§ **YOUR OBJECTIVE**: In the entries below, find the line containing "List Sc^3+, S^2-, Ca^2+, K^+, P^3- in". Copy it and all lines after it, exactly, through the end.

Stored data
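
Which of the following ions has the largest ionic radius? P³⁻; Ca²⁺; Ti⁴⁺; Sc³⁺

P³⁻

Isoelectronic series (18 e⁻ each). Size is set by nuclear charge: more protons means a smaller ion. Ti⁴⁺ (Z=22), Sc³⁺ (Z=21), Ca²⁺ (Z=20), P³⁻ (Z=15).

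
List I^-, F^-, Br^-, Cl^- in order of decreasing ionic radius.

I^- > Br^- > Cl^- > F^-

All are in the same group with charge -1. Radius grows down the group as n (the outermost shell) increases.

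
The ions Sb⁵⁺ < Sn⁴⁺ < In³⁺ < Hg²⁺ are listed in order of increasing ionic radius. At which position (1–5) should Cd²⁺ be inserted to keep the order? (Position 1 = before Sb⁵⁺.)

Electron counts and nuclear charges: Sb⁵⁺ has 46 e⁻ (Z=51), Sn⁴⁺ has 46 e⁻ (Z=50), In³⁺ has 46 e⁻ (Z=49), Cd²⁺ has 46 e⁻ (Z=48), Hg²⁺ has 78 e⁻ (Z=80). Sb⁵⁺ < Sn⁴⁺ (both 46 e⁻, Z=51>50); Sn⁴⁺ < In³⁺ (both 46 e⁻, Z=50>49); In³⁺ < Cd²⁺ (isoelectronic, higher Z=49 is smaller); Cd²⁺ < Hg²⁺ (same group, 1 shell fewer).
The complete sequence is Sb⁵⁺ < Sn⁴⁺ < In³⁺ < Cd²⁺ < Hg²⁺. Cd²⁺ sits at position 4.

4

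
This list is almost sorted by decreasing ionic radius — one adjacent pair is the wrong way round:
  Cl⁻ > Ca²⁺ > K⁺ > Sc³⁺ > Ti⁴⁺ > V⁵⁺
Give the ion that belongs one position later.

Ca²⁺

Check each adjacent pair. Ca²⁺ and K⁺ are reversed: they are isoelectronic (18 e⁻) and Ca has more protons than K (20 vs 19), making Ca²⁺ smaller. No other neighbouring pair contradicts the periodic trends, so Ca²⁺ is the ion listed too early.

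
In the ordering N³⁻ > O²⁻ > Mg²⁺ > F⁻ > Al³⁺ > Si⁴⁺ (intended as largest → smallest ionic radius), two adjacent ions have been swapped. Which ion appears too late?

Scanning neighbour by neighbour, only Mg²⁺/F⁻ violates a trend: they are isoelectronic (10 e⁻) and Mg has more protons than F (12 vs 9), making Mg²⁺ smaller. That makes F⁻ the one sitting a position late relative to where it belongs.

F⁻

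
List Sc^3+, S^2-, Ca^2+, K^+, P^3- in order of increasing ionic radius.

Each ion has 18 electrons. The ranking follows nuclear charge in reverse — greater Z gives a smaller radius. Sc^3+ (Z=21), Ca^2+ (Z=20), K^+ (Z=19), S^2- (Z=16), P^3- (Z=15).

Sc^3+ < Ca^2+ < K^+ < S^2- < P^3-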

§ **SOLUTION TO THE EXERCISE**:
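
List Sc^3+, S^2-, Ca^2+, K^+, P^3- in order of increasing ionic radius.

Each ion has 18 electrons. The ranking follows nuclear charge in reverse — greater Z gives a smaller radius. Sc^3+ (Z=21), Ca^2+ (Z=20), K^+ (Z=19), S^2- (Z=16), P^3- (Z=15).

Sc^3+ < Ca^2+ < K^+ < S^2- < P^3-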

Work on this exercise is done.